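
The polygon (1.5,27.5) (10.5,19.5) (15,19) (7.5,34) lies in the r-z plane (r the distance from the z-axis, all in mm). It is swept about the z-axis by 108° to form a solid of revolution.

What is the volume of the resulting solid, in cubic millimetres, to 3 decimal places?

Profile (r,z), 4 vertices: (1.5,27.5) (10.5,19.5) (15,19) (7.5,34)
edge 0: (1.5,27.5)→(10.5,19.5)  cross = 1.5·19.5 − 10.5·27.5 = -259.5000; (r_i+r_j)·cross = 12·-259.5000 = -3114.0000
edge 1: (10.5,19.5)→(15,19)  cross = 10.5·19 − 15·19.5 = -93.0000; (r_i+r_j)·cross = 25.5·-93.0000 = -2371.5000
edge 2: (15,19)→(7.5,34)  cross = 15·34 − 7.5·19 = 367.5000; (r_i+r_j)·cross = 22.5·367.5000 = 8268.7500
edge 3: (7.5,34)→(1.5,27.5)  cross = 7.5·27.5 − 1.5·34 = 155.2500; (r_i+r_j)·cross = 9·155.2500 = 1397.2500
Σcross = 170.2500 → A = |Σcross|/2 = 85.1250 mm²
Σ(r_i+r_j)·cross = 4180.5000 → first moment M = |Σ|/6 = 696.7500
R_c = M/A = 696.7500/85.1250 = 8.1850 mm
θ = 108° = 1.884956 rad
V = θ·R_c·A = 1.884956·8.1850·85.1250 = 1313.343 mm³

Volume = 1313.343 mm³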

════════════════════

The records above are to be reproduced exactly, with nothing left out.

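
The polygon (1.5,27.5) (10.5,19.5) (15,19) (7.5,34) lies in the r-z plane (r the distance from the z-axis, all in mm). It is swept about the z-axis by 108° to form a solid of revolution.

What is the volume of the resulting solid, in cubic millimetres, to 3 decimal places?

Profile (r,z), 4 vertices: (1.5,27.5) (10.5,19.5) (15,19) (7.5,34)
edge 0: (1.5,27.5)→(10.5,19.5)  cross = 1.5·19.5 − 10.5·27.5 = -259.5000; (r_i+r_j)·cross = 12·-259.5000 = -3114.0000
edge 1: (10.5,19.5)→(15,19)  cross = 10.5·19 − 15·19.5 = -93.0000; (r_i+r_j)·cross = 25.5·-93.0000 = -2371.5000
edge 2: (15,19)→(7.5,34)  cross = 15·34 − 7.5·19 = 367.5000; (r_i+r_j)·cross = 22.5·367.5000 = 8268.7500
edge 3: (7.5,34)→(1.5,27.5)  cross = 7.5·27.5 − 1.5·34 = 155.2500; (r_i+r_j)·cross = 9·155.2500 = 1397.2500
Σcross = 170.2500 → A = |Σcross|/2 = 85.1250 mm²
Σ(r_i+r_j)·cross = 4180.5000 → first moment M = |Σ|/6 = 696.7500
R_c = M/A = 696.7500/85.1250 = 8.1850 mm
θ = 108° = 1.884956 rad
V = θ·R_c·A = 1.884956·8.1850·85.1250 = 1313.343 mm³

Volume = 1313.343 mm³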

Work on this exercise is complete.